§ Brief
Your answer must be every line of the data that holds the string "sites".

§ Available data
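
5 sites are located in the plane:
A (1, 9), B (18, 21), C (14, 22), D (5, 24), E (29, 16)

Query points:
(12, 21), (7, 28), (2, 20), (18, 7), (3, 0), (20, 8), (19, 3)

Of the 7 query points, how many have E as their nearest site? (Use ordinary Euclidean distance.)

2

(12, 21) — d² to each: A:265, B:36, C:5, D:58, E:314 → nearest is C
(7, 28) — d² to each: A:397, B:170, C:85, D:20, E:628 → nearest is D
(2, 20) — d² to each: A:122, B:257, C:148, D:25, E:745 → nearest is D
(18, 7) — d² to each: A:293, B:196, C:241, D:458, E:202 → nearest is B
(3, 0) — d² to each: A:85, B:666, C:605, D:580, E:932 → nearest is A
(20, 8) — d² to each: A:362, B:173, C:232, D:481, E:145 → nearest is E
(19, 3) — d² to each: A:360, B:325, C:386, D:637, E:269 → nearest is E
2 of the 7 points have E as nearest.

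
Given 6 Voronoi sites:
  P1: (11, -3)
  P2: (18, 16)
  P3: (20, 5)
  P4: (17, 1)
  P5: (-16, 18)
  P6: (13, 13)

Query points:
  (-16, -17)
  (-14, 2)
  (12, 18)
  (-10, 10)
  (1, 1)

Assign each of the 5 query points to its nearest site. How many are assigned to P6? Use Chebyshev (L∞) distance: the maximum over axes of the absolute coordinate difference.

1

(-16, -17) — d to each: P1:27, P2:34, P3:36, P4:33, P5:35, P6:30 → nearest is P1
(-14, 2) — d to each: P1:25, P2:32, P3:34, P4:31, P5:16, P6:27 → nearest is P5
(12, 18) — d to each: P1:21, P2:6, P3:13, P4:17, P5:28, P6:5 → nearest is P6
(-10, 10) — d to each: P1:21, P2:28, P3:30, P4:27, P5:8, P6:23 → nearest is P5
(1, 1) — d to each: P1:10, P2:17, P3:19, P4:16, P5:17, P6:12 → nearest is P1
1 of the 5 points has P6 as nearest.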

§ Solution for this task
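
5 sites are located in the plane:
Given 6 Voronoi sites: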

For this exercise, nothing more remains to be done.